- Data for analysis:
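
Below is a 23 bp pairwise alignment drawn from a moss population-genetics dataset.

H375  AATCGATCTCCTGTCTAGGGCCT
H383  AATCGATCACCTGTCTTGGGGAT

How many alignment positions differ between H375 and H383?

4

Differing sites — 9:T/A; 17:A/T; 21:C/G; 22:C/A.
That gives 4 mismatches out of 23 aligned sites, so the Hamming distance is 4.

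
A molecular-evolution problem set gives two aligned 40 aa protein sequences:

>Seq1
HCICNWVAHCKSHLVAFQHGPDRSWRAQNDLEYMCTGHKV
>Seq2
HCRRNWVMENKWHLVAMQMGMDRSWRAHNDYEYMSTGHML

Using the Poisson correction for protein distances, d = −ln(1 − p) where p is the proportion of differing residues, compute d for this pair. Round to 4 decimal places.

0.4308

Differing sites — 3:I/R; 4:C/R; 8:A/M; 9:H/E; 10:C/N; 12:S/W; 17:F/M; 19:H/M; 21:P/M; 28:Q/H; 31:L/Y; 35:C/S; 39:K/M; 40:V/L.
p = 14/40 = 0.350000.
d = −ln(1 − 0.350000) = −ln(0.650000) = 0.4308.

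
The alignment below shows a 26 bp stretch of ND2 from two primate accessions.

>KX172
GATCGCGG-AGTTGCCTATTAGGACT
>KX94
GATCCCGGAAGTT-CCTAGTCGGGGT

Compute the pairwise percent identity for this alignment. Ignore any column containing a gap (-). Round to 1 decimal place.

79.2%

Excluding the 2 gap columns leaves 24 comparable sites.
Differing sites — 5:G/C; 19:T/G; 21:A/C; 24:A/G; 25:C/G.
19 of the 24 comparable sites match, so the percent identity is 19/24 × 100 = 79.2%.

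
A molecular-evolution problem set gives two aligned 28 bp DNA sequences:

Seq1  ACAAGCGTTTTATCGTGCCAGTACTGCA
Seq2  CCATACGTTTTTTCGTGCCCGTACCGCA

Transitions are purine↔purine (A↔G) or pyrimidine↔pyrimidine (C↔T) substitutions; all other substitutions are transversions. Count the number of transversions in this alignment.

The sequences differ at positions 1 (A/C, transversion), 4 (A/T, transversion), 5 (G/A, transition), 12 (A/T, transversion), 20 (A/C, transversion), 25 (T/C, transition).
Of the 6 differences, 2 transitions and 4 transversions, so the answer is 4.

4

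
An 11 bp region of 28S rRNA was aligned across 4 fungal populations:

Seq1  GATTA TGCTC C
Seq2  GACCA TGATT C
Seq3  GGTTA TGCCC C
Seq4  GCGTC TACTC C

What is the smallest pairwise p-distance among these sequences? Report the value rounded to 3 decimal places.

Pairwise Hamming distances:
  Seq1 vs Seq2: 4
  Seq1 vs Seq3: 2
  Seq1 vs Seq4: 4
  Seq2 vs Seq3: 6
  Seq2 vs Seq4: 7
  Seq3 vs Seq4: 5
The smallest is 2 mismatches, between Seq1 and Seq3; p = 2/11 = 0.182.

0.182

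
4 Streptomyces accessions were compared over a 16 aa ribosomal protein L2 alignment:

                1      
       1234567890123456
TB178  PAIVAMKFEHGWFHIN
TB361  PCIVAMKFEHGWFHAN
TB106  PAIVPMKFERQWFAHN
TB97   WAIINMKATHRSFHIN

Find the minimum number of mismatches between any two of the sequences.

Pairwise Hamming distances:
  TB178 vs TB361: 2
  TB178 vs TB106: 5
  TB178 vs TB97: 7
  TB361 vs TB106: 6
  TB361 vs TB97: 9
  TB106 vs TB97: 10
The smallest is 2, between TB178 and TB361.

2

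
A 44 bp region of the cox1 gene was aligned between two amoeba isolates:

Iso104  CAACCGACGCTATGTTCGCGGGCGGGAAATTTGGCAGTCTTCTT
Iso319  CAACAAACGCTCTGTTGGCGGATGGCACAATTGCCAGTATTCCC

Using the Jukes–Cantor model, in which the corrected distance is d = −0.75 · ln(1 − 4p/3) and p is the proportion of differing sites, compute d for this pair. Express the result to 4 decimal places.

0.3756

Differing sites — 5:C/A; 6:G/A; 12:A/C; 17:C/G; 22:G/A; 23:C/T; 26:G/C; 28:A/C; 30:T/A; 34:G/C; 39:C/A; 43:T/C; 44:T/C.
p = 13/44 = 0.295455.
d = −0.75 · ln(1 − (4/3)·0.295455) = −0.75 · ln(0.606060) = −0.75 · (-0.500776) = 0.3756.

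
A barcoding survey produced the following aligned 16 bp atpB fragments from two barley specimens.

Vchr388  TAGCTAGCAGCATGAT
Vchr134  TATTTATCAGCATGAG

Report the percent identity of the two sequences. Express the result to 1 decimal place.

Differing sites — 3:G/T; 4:C/T; 7:G/T; 16:T/G.
12 of the 16 sites match, so the percent identity is 12/16 × 100 = 75.0%.

75.0%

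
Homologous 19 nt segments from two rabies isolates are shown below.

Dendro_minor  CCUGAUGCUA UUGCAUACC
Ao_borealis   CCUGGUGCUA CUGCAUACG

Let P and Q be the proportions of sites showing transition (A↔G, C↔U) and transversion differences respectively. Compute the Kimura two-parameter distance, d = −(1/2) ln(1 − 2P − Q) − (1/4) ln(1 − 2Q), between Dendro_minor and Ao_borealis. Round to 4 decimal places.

0.1805

The sequences differ at positions 5 (A/G, transition), 11 (U/C, transition), 19 (C/G, transversion).
Of the 3 differences, 2 transitions and 1 transversion over 19 sites: P = 2/19 = 0.105263, Q = 1/19 = 0.052632.
d = −0.5·ln(0.736842) − 0.25·ln(0.894736) = −0.5·(-0.305382) − 0.25·(-0.111227) = 0.1805.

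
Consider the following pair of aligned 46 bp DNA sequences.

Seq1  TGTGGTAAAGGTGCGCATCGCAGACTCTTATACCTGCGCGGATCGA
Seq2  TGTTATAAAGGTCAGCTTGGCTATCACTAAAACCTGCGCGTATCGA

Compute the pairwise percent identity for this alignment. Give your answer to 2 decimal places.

71.74%

The sequences differ at positions 4 (G/T), 5 (G/A), 13 (G/C), 14 (C/A), 17 (A/T), 19 (C/G), 22 (A/T), 23 (G/A), 24 (A/T), 26 (T/A), 29 (T/A), 31 (T/A), 41 (G/T).
33 of the 46 sites match, so the percent identity is 33/46 × 100 = 71.74%.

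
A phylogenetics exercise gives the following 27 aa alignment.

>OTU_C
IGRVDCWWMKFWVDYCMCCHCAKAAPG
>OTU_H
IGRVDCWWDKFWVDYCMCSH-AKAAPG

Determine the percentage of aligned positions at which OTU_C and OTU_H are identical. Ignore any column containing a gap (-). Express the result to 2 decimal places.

92.31%

Excluding the 1 gap column leaves 26 comparable sites.
Differing sites — 9:M/D; 19:C/S.
24 of the 26 comparable sites match, so the percent identity is 24/26 × 100 = 92.31%.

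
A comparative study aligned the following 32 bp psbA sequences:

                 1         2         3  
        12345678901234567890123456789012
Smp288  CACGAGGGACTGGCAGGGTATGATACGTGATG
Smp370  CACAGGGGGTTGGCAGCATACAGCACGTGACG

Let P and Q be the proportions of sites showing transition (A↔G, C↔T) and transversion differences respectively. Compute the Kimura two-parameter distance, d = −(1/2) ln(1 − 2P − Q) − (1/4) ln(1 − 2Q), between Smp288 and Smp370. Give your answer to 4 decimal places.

Mismatches occur at site 4 (G→A, transition), site 5 (A→G, transition), site 9 (A→G, transition), site 10 (C→T, transition), site 17 (G→C, transversion), site 18 (G→A, transition), site 21 (T→C, transition), site 22 (G→A, transition), site 23 (A→G, transition), site 24 (T→C, transition), site 31 (T→C, transition).
Of the 11 differences, 10 transitions and 1 transversion over 32 sites: P = 10/32 = 0.312500, Q = 1/32 = 0.031250.
d = −0.5·ln(0.343750) − 0.25·ln(0.937500) = −0.5·(-1.067841) − 0.25·(-0.064539) = 0.5501.

0.5501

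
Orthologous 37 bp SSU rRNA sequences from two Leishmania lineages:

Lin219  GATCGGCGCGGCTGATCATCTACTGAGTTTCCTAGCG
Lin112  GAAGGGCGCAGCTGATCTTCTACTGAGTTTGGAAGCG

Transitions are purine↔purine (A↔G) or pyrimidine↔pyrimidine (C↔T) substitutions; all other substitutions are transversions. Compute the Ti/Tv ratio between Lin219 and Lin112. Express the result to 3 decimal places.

The sequences differ at positions 3 (T/A, transversion), 4 (C/G, transversion), 10 (G/A, transition), 18 (A/T, transversion), 31 (C/G, transversion), 32 (C/G, transversion), 33 (T/A, transversion).
Of the 7 differences, 1 transition and 6 transversions, so Ti/Tv = 1/6 = 0.167.

0.167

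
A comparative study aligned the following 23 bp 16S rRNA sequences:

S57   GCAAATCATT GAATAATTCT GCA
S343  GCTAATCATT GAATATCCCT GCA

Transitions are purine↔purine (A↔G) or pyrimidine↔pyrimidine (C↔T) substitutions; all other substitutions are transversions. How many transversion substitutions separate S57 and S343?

2

The sequences differ at positions 3 (A/T, transversion), 16 (A/T, transversion), 17 (T/C, transition), 18 (T/C, transition).
Of the 4 differences, 2 transitions and 2 transversions, so the answer is 2.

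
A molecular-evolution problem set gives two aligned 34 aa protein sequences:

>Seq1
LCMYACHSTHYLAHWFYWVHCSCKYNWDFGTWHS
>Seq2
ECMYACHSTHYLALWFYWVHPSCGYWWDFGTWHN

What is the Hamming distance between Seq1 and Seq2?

6

Mismatches occur at site 1 (L→E), site 14 (H→L), site 21 (C→P), site 24 (K→G), site 26 (N→W), site 34 (S→N).
That gives 6 mismatches out of 34 aligned sites, so the Hamming distance is 6.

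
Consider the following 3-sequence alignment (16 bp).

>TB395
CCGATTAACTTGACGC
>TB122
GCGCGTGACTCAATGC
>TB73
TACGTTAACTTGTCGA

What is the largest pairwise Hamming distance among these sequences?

11

Pairwise Hamming distances:
  TB395 vs TB122: 7
  TB395 vs TB73: 6
  TB122 vs TB73: 11
The largest is 11, between TB122 and TB73.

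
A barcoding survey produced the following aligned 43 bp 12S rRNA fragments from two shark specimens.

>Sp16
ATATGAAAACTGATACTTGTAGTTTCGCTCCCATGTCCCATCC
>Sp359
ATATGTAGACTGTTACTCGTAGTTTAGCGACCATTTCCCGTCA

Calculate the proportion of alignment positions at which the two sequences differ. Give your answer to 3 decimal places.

0.233

Differing sites — 6:A/T; 8:A/G; 13:A/T; 18:T/C; 26:C/A; 29:T/G; 30:C/A; 35:G/T; 40:A/G; 43:C/A.
There are 10 differences over 43 sites, so p = 10/43 = 0.233.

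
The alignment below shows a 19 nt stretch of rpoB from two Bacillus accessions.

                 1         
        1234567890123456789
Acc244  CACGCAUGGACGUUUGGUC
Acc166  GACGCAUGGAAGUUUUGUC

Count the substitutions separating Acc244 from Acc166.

3

Differing sites — 1:C/G; 11:C/A; 16:G/U.
That gives 3 mismatches out of 19 aligned sites, so the Hamming distance is 3.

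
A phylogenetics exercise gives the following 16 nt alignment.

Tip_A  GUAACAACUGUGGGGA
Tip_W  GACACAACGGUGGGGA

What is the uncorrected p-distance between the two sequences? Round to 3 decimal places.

0.188

Differing sites — 2:U/A; 3:A/C; 9:U/G.
There are 3 differences over 16 sites, so p = 3/16 = 0.188.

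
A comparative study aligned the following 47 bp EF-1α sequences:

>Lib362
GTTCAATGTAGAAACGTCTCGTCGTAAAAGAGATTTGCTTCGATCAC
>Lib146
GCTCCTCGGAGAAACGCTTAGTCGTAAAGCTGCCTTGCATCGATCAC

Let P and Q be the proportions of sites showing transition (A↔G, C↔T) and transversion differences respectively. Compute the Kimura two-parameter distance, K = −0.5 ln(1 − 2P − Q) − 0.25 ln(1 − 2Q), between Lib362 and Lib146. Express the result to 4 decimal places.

Mismatches occur at site 2 (T→C, transition), site 5 (A→C, transversion), site 6 (A→T, transversion), site 7 (T→C, transition), site 9 (T→G, transversion), site 17 (T→C, transition), site 18 (C→T, transition), site 20 (C→A, transversion), site 29 (A→G, transition), site 30 (G→C, transversion), site 31 (A→T, transversion), site 33 (A→C, transversion), site 34 (T→C, transition), site 39 (T→A, transversion).
Of the 14 differences, 6 transitions and 8 transversions over 47 sites: P = 6/47 = 0.127660, Q = 8/47 = 0.170213.
d = −0.5·ln(0.574467) − 0.25·ln(0.659574) = −0.5·(-0.554313) − 0.25·(-0.416161) = 0.3812.

0.3812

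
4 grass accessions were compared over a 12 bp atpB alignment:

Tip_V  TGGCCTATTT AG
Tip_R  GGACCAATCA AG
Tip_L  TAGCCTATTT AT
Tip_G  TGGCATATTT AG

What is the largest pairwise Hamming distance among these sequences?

Pairwise Hamming distances:
  Tip_V vs Tip_R: 5
  Tip_V vs Tip_L: 2
  Tip_V vs Tip_G: 1
  Tip_R vs Tip_L: 7
  Tip_R vs Tip_G: 6
  Tip_L vs Tip_G: 3
The largest is 7, between Tip_R and Tip_L.

7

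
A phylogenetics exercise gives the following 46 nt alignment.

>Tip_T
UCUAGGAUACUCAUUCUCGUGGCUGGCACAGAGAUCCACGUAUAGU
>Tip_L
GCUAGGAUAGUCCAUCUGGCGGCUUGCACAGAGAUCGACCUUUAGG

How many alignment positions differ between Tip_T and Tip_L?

The sequences differ at positions 1 (U/G), 10 (C/G), 13 (A/C), 14 (U/A), 18 (C/G), 20 (U/C), 25 (G/U), 37 (C/G), 40 (G/C), 42 (A/U), 46 (U/G).
That gives 11 mismatches out of 46 aligned sites, so the Hamming distance is 11.

11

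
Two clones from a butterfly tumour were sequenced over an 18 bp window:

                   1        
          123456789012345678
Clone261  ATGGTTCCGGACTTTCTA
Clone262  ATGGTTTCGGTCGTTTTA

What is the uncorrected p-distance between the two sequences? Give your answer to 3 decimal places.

Differing sites — 7:C/T; 11:A/T; 13:T/G; 16:C/T.
There are 4 differences over 18 sites, so p = 4/18 = 0.222.

0.222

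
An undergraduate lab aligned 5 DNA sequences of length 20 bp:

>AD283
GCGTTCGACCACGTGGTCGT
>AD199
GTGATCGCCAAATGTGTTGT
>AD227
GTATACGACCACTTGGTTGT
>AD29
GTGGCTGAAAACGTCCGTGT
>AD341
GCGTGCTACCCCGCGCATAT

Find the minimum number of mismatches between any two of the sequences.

Pairwise Hamming distances:
  AD283 vs AD199: 9
  AD283 vs AD227: 5
  AD283 vs AD29: 10
  AD283 vs AD341: 8
  AD199 vs AD227: 8
  AD199 vs AD29: 11
  AD199 vs AD341: 14
  AD227 vs AD29: 10
  AD227 vs AD341: 10
  AD29 vs AD341: 12
The smallest is 5, between AD283 and AD227.

5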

- Work request:
In the listing above, find every line with the word "produced" and copy it.

- Problem solution:
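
A barcoding survey produced the following aligned 16 bp atpB fragments from two barley specimens.
A barcoding survey produced the following aligned 43 bp 12S rRNA fragments from two shark specimens.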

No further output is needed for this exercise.